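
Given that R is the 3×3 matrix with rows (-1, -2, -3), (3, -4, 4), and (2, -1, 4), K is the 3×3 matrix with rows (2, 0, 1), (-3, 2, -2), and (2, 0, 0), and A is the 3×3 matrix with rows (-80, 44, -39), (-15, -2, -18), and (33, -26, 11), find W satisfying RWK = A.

W = [[4, -3, 5], [3, -5, 2], [-5, -3, 1]]

Isolating W: multiply by R⁻¹ from the left and K⁻¹ from the right, so W = R⁻¹AK⁻¹.
det R = 5, so R⁻¹ = [[-12/5, 11/5, -4], [-4/5, 2/5, -1], [1, -1, 2]].
K has determinant -4; K⁻¹ = [[0, 0, 1/2], [1, 1/2, -1/4], [1, 0, -1]].
R⁻¹A = [[27, -6, 10], [25, -10, 13], [1, -6, 1]].
W = (R⁻¹A)K⁻¹ = [[4, -3, 5], [3, -5, 2], [-5, -3, 1]].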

__What the exercise asks__. Copy out the full listing exactly.

__Result for this task__.
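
Given that R is the 3×3 matrix with rows (-1, -2, -3), (3, -4, 4), and (2, -1, 4), K is the 3×3 matrix with rows (2, 0, 1), (-3, 2, -2), and (2, 0, 0), and A is the 3×3 matrix with rows (-80, 44, -39), (-15, -2, -18), and (33, -26, 11), find W satisfying RWK = A.

W = [[4, -3, 5], [3, -5, 2], [-5, -3, 1]]

Isolating W: multiply by R⁻¹ from the left and K⁻¹ from the right, so W = R⁻¹AK⁻¹.
det R = 5, so R⁻¹ = [[-12/5, 11/5, -4], [-4/5, 2/5, -1], [1, -1, 2]].
K has determinant -4; K⁻¹ = [[0, 0, 1/2], [1, 1/2, -1/4], [1, 0, -1]].
R⁻¹A = [[27, -6, 10], [25, -10, 13], [1, -6, 1]].
W = (R⁻¹A)K⁻¹ = [[4, -3, 5], [3, -5, 2], [-5, -3, 1]].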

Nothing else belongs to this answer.